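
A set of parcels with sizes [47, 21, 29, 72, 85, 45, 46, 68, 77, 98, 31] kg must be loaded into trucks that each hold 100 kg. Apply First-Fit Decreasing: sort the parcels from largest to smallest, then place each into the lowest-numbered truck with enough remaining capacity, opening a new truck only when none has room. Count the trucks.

7

Sorted descending: 98, 85, 77, 72, 68, 47, 46, 45, 31, 29, 21.
Put 98 kg in truck 1; 2 kg remain.
Put 85 kg in truck 2; 15 kg remain.
Put 77 kg in truck 3; 23 kg remain.
Put 72 kg in truck 4; 28 kg remain.
Put 68 kg in truck 5; 32 kg remain.
Put 47 kg in truck 6; 53 kg remain.
Put 46 kg in truck 6; 7 kg remain.
Put 45 kg in truck 7; 55 kg remain.
Put 31 kg in truck 5; 1 kg remain.
Put 29 kg in truck 7; 26 kg remain.
Put 21 kg in truck 3; 2 kg remain.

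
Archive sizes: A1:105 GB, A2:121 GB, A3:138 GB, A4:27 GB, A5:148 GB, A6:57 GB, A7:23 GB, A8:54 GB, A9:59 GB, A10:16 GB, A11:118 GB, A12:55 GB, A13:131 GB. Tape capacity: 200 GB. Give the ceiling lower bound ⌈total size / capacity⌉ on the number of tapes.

6

Total size = 105 + 121 + 138 + 27 + 148 + 57 + 23 + 54 + 59 + 16 + 118 + 55 + 131 = 1052 GB.
⌈1052 / 200⌉ = 6.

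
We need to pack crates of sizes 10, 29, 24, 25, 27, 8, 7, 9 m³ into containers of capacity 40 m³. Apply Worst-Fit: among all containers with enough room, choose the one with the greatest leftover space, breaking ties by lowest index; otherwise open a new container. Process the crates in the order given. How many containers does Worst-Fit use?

4 containers

container 1: place 10 m³, 30 m³ left
container 1: place 29 m³, 1 m³ left
container 2: place 24 m³, 16 m³ left
container 3: place 25 m³, 15 m³ left
container 4: place 27 m³, 13 m³ left
container 2: place 8 m³, 8 m³ left
container 3: place 7 m³, 8 m³ left
container 4: place 9 m³, 4 m³ left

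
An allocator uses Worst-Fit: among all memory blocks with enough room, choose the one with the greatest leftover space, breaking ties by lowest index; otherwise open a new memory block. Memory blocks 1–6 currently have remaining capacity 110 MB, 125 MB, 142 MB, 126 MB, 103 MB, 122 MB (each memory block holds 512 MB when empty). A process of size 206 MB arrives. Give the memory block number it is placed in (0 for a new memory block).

No memory block has ≥ 206 MB free, so a new memory block is opened.

0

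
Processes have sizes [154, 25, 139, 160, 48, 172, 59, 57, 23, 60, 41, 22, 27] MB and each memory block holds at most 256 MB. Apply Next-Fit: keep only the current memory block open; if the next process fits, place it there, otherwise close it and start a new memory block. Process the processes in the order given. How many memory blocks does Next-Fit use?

5 memory blocks

Put 154 MB in memory block 1; 102 MB remain.
Put 25 MB in memory block 1; 77 MB remain.
Put 139 MB in memory block 2; 117 MB remain.
Put 160 MB in memory block 3; 96 MB remain.
Put 48 MB in memory block 3; 48 MB remain.
Put 172 MB in memory block 4; 84 MB remain.
Put 59 MB in memory block 4; 25 MB remain.
Put 57 MB in memory block 5; 199 MB remain.
Put 23 MB in memory block 5; 176 MB remain.
Put 60 MB in memory block 5; 116 MB remain.
Put 41 MB in memory block 5; 75 MB remain.
Put 22 MB in memory block 5; 53 MB remain.
Put 27 MB in memory block 5; 26 MB remain.
Final memory blocks: [154,25] [139] [160,48] [172,59] [57,23,60,41,22,27].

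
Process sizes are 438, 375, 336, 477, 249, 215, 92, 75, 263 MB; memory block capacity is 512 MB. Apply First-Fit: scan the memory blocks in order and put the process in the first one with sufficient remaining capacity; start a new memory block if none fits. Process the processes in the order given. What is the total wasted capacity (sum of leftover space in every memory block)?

memory block 1: place 438 MB, 74 MB left
memory block 2: place 375 MB, 137 MB left
memory block 3: place 336 MB, 176 MB left
memory block 4: place 477 MB, 35 MB left
memory block 5: place 249 MB, 263 MB left
memory block 5: place 215 MB, 48 MB left
memory block 2: place 92 MB, 45 MB left
memory block 3: place 75 MB, 101 MB left
memory block 6: place 263 MB, 249 MB left
6 memory blocks × 512 MB = 3072 MB; used 2520 MB; unused 552 MB.

552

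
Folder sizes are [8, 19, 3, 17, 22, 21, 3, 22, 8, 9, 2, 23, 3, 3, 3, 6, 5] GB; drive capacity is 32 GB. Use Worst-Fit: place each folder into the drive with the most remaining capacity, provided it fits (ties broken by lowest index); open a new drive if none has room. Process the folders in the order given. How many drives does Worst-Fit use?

drive 1: place 8 GB, 24 GB left
drive 1: place 19 GB, 5 GB left
drive 1: place 3 GB, 2 GB left
drive 2: place 17 GB, 15 GB left
drive 3: place 22 GB, 10 GB left
drive 4: place 21 GB, 11 GB left
drive 2: place 3 GB, 12 GB left
drive 5: place 22 GB, 10 GB left
drive 2: place 8 GB, 4 GB left
drive 4: place 9 GB, 2 GB left
drive 3: place 2 GB, 8 GB left
drive 6: place 23 GB, 9 GB left
drive 5: place 3 GB, 7 GB left
drive 6: place 3 GB, 6 GB left
drive 3: place 3 GB, 5 GB left
drive 5: place 6 GB, 1 GB left
drive 6: place 5 GB, 1 GB left

6 drives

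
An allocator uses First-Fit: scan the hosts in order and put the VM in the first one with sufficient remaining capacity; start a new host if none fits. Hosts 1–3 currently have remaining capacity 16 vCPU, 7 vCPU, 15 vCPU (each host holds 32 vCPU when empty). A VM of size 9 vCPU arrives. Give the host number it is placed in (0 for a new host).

1

Hosts with room: host 1 (16 vCPU), host 3 (15 vCPU).
The first with room is host 1.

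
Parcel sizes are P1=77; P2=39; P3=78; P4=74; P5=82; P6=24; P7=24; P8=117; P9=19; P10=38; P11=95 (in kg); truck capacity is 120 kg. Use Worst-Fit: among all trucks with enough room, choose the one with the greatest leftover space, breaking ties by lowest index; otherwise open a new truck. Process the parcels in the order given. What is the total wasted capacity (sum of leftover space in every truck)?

Put P1 (77 kg) in truck 1; 43 kg remain.
Put P2 (39 kg) in truck 1; 4 kg remain.
Put P3 (78 kg) in truck 2; 42 kg remain.
Put P4 (74 kg) in truck 3; 46 kg remain.
Put P5 (82 kg) in truck 4; 38 kg remain.
Put P6 (24 kg) in truck 3; 22 kg remain.
Put P7 (24 kg) in truck 2; 18 kg remain.
Put P8 (117 kg) in truck 5; 3 kg remain.
Put P9 (19 kg) in truck 4; 19 kg remain.
Put P10 (38 kg) in truck 6; 82 kg remain.
Put P11 (95 kg) in truck 7; 25 kg remain.
7 trucks × 120 kg = 840 kg; used 667 kg; unused 173 kg.

173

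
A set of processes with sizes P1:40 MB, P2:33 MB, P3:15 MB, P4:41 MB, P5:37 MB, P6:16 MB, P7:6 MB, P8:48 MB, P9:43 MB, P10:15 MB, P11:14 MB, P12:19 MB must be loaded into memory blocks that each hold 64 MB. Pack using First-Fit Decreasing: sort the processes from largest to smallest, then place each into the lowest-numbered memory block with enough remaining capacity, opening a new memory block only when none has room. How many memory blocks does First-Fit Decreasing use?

6 memory blocks

Sorted descending: 48, 43, 41, 40, 37, 33, 19, 16, 15, 15, 14, 6.
Put 48 MB in memory block 1; 16 MB remain.
Put 43 MB in memory block 2; 21 MB remain.
Put 41 MB in memory block 3; 23 MB remain.
Put 40 MB in memory block 4; 24 MB remain.
Put 37 MB in memory block 5; 27 MB remain.
Put 33 MB in memory block 6; 31 MB remain.
Put 19 MB in memory block 2; 2 MB remain.
Put 16 MB in memory block 1; 0 MB remain.
Put 15 MB in memory block 3; 8 MB remain.
Put 15 MB in memory block 4; 9 MB remain.
Put 14 MB in memory block 5; 13 MB remain.
Put 6 MB in memory block 3; 2 MB remain.
Final memory blocks: [48,16] [43,19] [41,15,6] [40,15] [37,14] [33].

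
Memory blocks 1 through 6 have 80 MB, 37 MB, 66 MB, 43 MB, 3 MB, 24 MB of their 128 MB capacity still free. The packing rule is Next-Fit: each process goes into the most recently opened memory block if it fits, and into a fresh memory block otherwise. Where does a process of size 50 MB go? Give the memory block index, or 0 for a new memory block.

Next-Fit only looks at memory block 6, which has 24 MB free.
50 MB does not fit, so a new memory block is opened.

0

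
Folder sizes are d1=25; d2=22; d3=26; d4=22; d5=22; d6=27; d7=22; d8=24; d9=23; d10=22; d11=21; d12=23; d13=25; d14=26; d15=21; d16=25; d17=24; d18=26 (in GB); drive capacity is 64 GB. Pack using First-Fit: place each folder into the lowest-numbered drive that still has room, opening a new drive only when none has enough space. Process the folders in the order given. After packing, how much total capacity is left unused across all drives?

drive 1: place d1 (25 GB), 39 GB left
drive 1: place d2 (22 GB), 17 GB left
drive 2: place d3 (26 GB), 38 GB left
drive 2: place d4 (22 GB), 16 GB left
drive 3: place d5 (22 GB), 42 GB left
drive 3: place d6 (27 GB), 15 GB left
drive 4: place d7 (22 GB), 42 GB left
drive 4: place d8 (24 GB), 18 GB left
drive 5: place d9 (23 GB), 41 GB left
drive 5: place d10 (22 GB), 19 GB left
drive 6: place d11 (21 GB), 43 GB left
drive 6: place d12 (23 GB), 20 GB left
drive 7: place d13 (25 GB), 39 GB left
drive 7: place d14 (26 GB), 13 GB left
drive 8: place d15 (21 GB), 43 GB left
drive 8: place d16 (25 GB), 18 GB left
drive 9: place d17 (24 GB), 40 GB left
drive 9: place d18 (26 GB), 14 GB left
9 drives × 64 GB = 576 GB; used 426 GB; unused 150 GB.

150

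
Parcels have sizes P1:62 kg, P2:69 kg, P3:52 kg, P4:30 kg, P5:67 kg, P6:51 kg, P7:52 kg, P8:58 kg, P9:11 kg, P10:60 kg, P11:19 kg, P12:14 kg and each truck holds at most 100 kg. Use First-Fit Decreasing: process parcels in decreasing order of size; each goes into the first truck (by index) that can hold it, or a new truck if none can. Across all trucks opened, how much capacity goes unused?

Sorted descending: 69, 67, 62, 60, 58, 52, 52, 51, 30, 19, 14, 11.
Put 69 kg in truck 1; 31 kg remain.
Put 67 kg in truck 2; 33 kg remain.
Put 62 kg in truck 3; 38 kg remain.
Put 60 kg in truck 4; 40 kg remain.
Put 58 kg in truck 5; 42 kg remain.
Put 52 kg in truck 6; 48 kg remain.
Put 52 kg in truck 7; 48 kg remain.
Put 51 kg in truck 8; 49 kg remain.
Put 30 kg in truck 1; 1 kg remain.
Put 19 kg in truck 2; 14 kg remain.
Put 14 kg in truck 2; 0 kg remain.
Put 11 kg in truck 3; 27 kg remain.
8 trucks × 100 kg = 800 kg; used 545 kg; unused 255 kg.

255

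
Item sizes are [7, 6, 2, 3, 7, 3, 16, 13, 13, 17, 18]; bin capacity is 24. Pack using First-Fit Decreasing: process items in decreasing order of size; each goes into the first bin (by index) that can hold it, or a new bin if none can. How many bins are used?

5

Sorted descending: 18, 17, 16, 13, 13, 7, 7, 6, 3, 3, 2.
bin 1: place 18, 6 left
bin 2: place 17, 7 left
bin 3: place 16, 8 left
bin 4: place 13, 11 left
bin 5: place 13, 11 left
bin 2: place 7, 0 left
bin 3: place 7, 1 left
bin 1: place 6, 0 left
bin 4: place 3, 8 left
bin 4: place 3, 5 left
bin 4: place 2, 3 left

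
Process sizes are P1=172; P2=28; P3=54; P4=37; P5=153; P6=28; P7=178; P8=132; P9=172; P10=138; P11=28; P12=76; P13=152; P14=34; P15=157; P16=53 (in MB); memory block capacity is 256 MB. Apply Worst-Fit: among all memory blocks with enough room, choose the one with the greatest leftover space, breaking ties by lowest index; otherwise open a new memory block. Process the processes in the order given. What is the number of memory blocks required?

8

Put P1 (172 MB) in memory block 1; 84 MB remain.
Put P2 (28 MB) in memory block 1; 56 MB remain.
Put P3 (54 MB) in memory block 1; 2 MB remain.
Put P4 (37 MB) in memory block 2; 219 MB remain.
Put P5 (153 MB) in memory block 2; 66 MB remain.
Put P6 (28 MB) in memory block 2; 38 MB remain.
Put P7 (178 MB) in memory block 3; 78 MB remain.
Put P8 (132 MB) in memory block 4; 124 MB remain.
Put P9 (172 MB) in memory block 5; 84 MB remain.
Put P10 (138 MB) in memory block 6; 118 MB remain.
Put P11 (28 MB) in memory block 4; 96 MB remain.
Put P12 (76 MB) in memory block 6; 42 MB remain.
Put P13 (152 MB) in memory block 7; 104 MB remain.
Put P14 (34 MB) in memory block 7; 70 MB remain.
Put P15 (157 MB) in memory block 8; 99 MB remain.
Put P16 (53 MB) in memory block 8; 46 MB remain.
Final memory blocks: [172,28,54] [37,153,28] [178] [132,28] [172] [138,76] [152,34] [157,53].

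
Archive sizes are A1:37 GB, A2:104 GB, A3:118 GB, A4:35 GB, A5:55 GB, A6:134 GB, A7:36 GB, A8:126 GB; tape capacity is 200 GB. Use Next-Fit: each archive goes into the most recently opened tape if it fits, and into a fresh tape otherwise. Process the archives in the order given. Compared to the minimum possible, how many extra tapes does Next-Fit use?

0

Next-Fit: [37,104] [118,35] [55,134] [36,126] → 4 tapes.
Total size 645 GB; any packing needs at least ⌈645/200⌉ = 4 tapes.
So 4 is already optimal.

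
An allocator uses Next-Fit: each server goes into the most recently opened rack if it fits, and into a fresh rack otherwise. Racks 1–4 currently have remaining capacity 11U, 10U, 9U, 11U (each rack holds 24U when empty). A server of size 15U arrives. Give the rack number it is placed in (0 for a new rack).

0

Next-Fit only looks at rack 4, which has 11U free.
15U does not fit, so a new rack is opened.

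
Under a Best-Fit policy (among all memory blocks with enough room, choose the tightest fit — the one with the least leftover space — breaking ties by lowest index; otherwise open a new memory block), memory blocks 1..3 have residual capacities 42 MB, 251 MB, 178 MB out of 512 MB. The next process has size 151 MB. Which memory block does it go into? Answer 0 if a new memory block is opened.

Memory blocks with room: memory block 2 (251 MB), memory block 3 (178 MB).
Tightest fit is memory block 3 with 178 MB free.

3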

**Task details**: Once the line with "Under a Best-Fit" is found, transcribe it and each line after it through the final line of the entries, exactly and only.

**Result**:
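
Under a Best-Fit policy (among all memory blocks with enough room, choose the tightest fit — the one with the least leftover space — breaking ties by lowest index; otherwise open a new memory block), memory blocks 1..3 have residual capacities 42 MB, 251 MB, 178 MB out of 512 MB. The next process has size 151 MB. Which memory block does it go into? Answer 0 if a new memory block is opened.

Memory blocks with room: memory block 2 (251 MB), memory block 3 (178 MB).
Tightest fit is memory block 3 with 178 MB free.

3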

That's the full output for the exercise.